» ACTIVITY
Only lines holding "these" are wanted; copy each of them from the records below.

» INPUT
"""
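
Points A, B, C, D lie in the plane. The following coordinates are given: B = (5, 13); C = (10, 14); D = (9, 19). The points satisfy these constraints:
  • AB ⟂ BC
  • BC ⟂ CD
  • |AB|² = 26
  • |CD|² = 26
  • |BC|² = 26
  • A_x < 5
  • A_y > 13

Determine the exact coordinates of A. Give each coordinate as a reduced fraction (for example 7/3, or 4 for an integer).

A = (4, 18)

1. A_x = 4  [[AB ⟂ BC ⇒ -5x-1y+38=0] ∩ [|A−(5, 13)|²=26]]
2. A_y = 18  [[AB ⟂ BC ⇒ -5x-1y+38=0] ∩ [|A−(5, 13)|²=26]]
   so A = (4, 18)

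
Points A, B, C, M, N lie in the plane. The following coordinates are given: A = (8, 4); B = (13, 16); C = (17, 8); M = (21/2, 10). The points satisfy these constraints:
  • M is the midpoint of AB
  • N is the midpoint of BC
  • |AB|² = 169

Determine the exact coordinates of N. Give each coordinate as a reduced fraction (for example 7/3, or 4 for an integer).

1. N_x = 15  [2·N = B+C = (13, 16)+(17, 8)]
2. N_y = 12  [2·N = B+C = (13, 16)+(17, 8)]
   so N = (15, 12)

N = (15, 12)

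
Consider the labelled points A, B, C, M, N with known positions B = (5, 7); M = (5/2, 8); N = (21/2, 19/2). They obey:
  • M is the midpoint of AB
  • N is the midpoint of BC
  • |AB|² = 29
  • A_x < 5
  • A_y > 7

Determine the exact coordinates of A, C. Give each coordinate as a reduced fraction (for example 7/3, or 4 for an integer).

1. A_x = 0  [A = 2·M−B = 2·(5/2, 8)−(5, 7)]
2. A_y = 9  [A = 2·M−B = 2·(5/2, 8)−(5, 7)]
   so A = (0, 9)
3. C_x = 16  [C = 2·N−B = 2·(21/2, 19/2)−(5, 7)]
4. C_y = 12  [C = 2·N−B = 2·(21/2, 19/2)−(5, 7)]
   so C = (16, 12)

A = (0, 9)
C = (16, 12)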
"""
"""
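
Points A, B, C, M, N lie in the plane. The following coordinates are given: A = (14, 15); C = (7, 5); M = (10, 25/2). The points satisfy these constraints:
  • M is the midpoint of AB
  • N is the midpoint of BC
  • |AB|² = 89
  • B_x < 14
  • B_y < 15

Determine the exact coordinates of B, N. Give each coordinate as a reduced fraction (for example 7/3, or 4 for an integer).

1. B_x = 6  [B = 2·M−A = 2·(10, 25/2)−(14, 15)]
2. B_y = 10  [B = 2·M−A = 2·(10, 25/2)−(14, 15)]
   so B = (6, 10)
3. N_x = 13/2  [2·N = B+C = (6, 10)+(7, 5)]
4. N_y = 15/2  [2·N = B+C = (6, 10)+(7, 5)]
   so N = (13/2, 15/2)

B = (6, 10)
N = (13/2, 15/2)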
"""
» REPLY TO THE TASK
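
Points A, B, C, D lie in the plane. The following coordinates are given: B = (5, 13); C = (10, 14); D = (9, 19). The points satisfy these constraints:
Points A, B, C, M, N lie in the plane. The following coordinates are given: A = (8, 4); B = (13, 16); C = (17, 8); M = (21/2, 10). The points satisfy these constraints:
Points A, B, C, M, N lie in the plane. The following coordinates are given: A = (14, 15); C = (7, 5); M = (10, 25/2). The points satisfy these constraints: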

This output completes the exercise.